Problem to work on
Could you reproduce, exactly and alone, the lines running from the one with "Blend 2 — loam" to the end of the data below?

┏━━

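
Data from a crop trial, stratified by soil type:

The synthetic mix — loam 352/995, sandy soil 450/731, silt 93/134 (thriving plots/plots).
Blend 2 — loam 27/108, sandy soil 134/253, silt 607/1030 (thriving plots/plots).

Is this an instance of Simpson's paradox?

Yes

Loam: the synthetic mix 352/995 = 35.4%, Blend 2 27/108 = 25.0% → the synthetic mix
Sandy soil: the synthetic mix 450/731 = 61.6%, Blend 2 134/253 = 53.0% → the synthetic mix
Silt: the synthetic mix 93/134 = 69.4%, Blend 2 607/1030 = 58.9% → the synthetic mix
Overall: the synthetic mix 895/1860 = 48.1%, Blend 2 768/1391 = 55.2% → Blend 2
The synthetic mix wins each soil group but Blend 2 wins overall — the comparison reverses. The synthetic mix's plots skew toward loam, which has a lower base rate.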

┗━━

Output
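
Blend 2 — loam 27/108, sandy soil 134/253, silt 607/1030 (thriving plots/plots).

Is this an instance of Simpson's paradox?

Yes

Loam: the synthetic mix 352/995 = 35.4%, Blend 2 27/108 = 25.0% → the synthetic mix
Sandy soil: the synthetic mix 450/731 = 61.6%, Blend 2 134/253 = 53.0% → the synthetic mix
Silt: the synthetic mix 93/134 = 69.4%, Blend 2 607/1030 = 58.9% → the synthetic mix
Overall: the synthetic mix 895/1860 = 48.1%, Blend 2 768/1391 = 55.2% → Blend 2
The synthetic mix wins each soil group but Blend 2 wins overall — the comparison reverses. The synthetic mix's plots skew toward loam, which has a lower base rate.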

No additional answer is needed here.